Look through the data and write out every line with the word "Function" in it.
[[ Material shown, beginning ]]
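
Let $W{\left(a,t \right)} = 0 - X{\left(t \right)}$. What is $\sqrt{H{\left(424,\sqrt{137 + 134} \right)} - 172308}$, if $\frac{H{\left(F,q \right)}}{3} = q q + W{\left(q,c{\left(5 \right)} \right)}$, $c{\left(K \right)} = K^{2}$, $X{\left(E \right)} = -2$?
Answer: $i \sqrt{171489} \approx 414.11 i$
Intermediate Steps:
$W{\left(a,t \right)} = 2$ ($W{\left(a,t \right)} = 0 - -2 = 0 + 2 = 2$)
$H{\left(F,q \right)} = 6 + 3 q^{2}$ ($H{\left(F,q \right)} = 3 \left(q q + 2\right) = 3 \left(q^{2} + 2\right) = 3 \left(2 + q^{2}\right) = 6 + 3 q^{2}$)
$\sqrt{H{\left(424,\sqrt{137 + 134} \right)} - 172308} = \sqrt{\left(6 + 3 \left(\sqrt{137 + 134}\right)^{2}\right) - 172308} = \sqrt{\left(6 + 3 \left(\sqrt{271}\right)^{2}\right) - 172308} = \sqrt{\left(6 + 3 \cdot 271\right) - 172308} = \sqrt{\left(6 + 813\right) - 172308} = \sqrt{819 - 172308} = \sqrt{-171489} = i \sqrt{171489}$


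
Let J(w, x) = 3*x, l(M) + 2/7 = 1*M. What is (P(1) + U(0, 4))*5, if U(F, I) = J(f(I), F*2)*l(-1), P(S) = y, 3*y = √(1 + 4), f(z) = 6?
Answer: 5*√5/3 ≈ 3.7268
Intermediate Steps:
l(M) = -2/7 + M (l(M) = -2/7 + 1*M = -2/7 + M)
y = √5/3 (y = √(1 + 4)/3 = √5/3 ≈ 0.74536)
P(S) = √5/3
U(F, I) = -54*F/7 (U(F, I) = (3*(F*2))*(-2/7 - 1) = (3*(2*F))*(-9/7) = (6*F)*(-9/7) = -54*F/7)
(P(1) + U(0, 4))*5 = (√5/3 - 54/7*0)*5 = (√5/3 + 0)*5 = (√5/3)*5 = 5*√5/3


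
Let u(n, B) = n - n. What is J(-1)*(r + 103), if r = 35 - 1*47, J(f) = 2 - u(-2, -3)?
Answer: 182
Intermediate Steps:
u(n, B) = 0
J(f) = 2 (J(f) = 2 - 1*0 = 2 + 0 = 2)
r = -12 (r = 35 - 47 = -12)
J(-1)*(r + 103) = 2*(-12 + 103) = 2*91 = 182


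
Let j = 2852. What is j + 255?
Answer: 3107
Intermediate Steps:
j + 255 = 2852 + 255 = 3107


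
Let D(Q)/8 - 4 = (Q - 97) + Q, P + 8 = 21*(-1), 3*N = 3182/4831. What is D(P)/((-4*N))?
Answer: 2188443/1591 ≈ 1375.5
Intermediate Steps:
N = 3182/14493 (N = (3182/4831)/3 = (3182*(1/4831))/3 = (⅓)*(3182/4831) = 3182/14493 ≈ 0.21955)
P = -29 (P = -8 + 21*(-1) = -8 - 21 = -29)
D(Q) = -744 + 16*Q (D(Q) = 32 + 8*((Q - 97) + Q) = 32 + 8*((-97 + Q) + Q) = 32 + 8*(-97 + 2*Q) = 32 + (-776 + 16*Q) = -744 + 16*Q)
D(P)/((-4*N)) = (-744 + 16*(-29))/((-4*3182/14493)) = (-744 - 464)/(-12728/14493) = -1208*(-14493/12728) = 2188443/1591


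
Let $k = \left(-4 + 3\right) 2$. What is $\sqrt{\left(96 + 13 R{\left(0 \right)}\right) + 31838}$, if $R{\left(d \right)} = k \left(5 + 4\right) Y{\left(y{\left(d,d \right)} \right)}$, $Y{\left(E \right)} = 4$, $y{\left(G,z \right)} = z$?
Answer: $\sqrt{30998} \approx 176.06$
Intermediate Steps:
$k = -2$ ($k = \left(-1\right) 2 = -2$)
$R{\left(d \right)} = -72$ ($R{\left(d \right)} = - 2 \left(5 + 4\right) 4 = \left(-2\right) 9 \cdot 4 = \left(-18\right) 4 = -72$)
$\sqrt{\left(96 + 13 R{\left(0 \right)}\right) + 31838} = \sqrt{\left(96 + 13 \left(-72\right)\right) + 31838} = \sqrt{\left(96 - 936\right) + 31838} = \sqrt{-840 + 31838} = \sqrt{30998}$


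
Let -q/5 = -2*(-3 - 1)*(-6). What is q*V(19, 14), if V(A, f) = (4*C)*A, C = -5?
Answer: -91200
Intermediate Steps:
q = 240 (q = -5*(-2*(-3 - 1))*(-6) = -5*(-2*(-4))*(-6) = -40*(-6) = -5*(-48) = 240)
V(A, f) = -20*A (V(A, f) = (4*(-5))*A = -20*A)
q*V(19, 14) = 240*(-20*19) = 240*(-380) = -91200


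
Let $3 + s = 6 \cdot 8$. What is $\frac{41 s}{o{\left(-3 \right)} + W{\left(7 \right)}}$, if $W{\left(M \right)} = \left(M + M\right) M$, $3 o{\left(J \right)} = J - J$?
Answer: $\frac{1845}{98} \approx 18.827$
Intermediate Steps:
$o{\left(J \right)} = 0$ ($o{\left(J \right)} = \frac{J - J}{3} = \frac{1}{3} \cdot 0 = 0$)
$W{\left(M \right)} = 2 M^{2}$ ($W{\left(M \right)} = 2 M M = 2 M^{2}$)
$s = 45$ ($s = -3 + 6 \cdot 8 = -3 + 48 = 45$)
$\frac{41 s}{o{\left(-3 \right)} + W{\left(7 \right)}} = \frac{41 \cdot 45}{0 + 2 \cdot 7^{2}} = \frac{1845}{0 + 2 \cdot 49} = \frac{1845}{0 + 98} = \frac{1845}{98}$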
[[ Material shown, end ]]
[[ Material shown, beginning ]]
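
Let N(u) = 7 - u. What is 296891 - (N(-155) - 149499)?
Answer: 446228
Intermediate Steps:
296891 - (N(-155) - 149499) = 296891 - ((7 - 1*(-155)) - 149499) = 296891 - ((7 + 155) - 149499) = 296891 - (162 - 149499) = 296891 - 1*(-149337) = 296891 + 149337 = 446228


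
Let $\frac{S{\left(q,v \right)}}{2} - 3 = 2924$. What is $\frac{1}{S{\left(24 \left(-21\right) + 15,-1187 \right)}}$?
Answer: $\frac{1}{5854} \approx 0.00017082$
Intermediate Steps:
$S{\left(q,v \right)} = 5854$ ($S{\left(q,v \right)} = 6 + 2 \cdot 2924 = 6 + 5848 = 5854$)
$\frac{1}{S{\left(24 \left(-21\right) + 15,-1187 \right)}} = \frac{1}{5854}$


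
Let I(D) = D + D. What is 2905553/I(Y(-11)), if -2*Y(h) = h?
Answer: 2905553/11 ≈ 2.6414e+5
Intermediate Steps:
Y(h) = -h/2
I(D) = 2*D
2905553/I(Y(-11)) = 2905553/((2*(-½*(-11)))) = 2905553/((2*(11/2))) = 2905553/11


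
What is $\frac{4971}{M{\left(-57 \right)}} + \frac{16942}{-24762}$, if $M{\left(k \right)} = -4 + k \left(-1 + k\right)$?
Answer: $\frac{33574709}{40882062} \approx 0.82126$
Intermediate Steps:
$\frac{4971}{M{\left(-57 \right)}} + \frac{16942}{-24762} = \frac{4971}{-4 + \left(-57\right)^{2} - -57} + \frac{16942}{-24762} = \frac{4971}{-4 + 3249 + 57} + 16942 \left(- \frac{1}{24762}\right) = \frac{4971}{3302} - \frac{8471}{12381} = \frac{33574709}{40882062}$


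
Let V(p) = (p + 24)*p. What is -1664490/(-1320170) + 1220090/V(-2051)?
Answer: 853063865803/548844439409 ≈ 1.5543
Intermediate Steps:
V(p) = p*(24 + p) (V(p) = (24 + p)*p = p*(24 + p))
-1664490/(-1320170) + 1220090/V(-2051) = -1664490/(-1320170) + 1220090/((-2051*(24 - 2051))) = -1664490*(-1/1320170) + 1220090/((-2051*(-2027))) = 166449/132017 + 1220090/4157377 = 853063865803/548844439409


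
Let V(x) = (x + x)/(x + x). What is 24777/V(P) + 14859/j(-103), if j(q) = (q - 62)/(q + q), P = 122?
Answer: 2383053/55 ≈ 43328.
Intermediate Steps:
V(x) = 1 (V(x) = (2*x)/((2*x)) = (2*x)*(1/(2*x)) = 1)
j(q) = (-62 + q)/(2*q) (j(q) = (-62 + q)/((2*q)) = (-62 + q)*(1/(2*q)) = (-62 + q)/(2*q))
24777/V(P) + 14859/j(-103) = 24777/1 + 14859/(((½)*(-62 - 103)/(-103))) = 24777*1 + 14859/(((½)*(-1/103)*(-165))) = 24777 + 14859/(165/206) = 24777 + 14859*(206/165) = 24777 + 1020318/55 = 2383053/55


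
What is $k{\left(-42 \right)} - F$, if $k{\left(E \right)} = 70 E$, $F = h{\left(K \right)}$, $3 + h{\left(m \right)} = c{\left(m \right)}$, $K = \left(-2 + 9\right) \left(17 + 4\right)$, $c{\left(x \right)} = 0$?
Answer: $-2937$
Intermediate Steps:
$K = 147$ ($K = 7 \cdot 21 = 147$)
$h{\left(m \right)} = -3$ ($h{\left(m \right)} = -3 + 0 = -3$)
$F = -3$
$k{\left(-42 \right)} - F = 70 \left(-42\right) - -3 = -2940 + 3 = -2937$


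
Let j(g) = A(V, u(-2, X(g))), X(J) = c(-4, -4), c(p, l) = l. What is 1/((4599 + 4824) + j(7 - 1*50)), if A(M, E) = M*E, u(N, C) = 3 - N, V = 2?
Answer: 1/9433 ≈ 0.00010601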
[[ Material shown, end ]]
[[ Material shown, beginning ]]
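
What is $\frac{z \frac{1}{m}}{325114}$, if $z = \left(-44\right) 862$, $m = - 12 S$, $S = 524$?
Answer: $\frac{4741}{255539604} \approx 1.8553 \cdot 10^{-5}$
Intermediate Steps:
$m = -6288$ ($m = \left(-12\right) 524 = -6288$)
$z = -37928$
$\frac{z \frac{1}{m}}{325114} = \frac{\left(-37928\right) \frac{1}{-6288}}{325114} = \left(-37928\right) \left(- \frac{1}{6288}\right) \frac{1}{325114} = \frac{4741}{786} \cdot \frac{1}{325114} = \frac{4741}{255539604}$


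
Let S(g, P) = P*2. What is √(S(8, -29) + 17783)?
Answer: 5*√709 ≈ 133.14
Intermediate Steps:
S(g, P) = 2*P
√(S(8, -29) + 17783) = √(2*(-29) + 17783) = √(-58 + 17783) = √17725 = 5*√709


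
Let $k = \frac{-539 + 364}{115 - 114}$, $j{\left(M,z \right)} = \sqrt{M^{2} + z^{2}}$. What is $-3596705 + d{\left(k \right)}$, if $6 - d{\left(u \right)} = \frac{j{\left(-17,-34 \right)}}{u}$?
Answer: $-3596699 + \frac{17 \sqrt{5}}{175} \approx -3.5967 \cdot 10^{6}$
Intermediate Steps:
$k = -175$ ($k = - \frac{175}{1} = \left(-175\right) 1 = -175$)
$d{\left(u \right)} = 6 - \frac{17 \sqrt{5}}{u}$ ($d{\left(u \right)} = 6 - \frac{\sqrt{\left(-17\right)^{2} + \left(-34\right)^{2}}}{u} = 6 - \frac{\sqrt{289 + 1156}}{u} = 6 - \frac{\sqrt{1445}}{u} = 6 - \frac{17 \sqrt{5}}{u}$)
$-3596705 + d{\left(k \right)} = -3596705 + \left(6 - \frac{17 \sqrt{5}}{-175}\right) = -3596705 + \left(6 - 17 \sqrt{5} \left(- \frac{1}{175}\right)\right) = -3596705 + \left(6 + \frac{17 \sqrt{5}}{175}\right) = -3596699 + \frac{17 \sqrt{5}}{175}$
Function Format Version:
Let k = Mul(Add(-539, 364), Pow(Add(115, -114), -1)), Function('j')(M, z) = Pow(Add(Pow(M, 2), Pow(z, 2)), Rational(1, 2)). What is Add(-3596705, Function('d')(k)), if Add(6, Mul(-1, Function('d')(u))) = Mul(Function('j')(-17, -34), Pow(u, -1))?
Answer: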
[[ Material shown, end ]]
> Task output:
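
Function Format Version:
Let k = Mul(Add(-539, 364), Pow(Add(115, -114), -1)), Function('j')(M, z) = Pow(Add(Pow(M, 2), Pow(z, 2)), Rational(1, 2)). What is Add(-3596705, Function('d')(k)), if Add(6, Mul(-1, Function('d')(u))) = Mul(Function('j')(-17, -34), Pow(u, -1))?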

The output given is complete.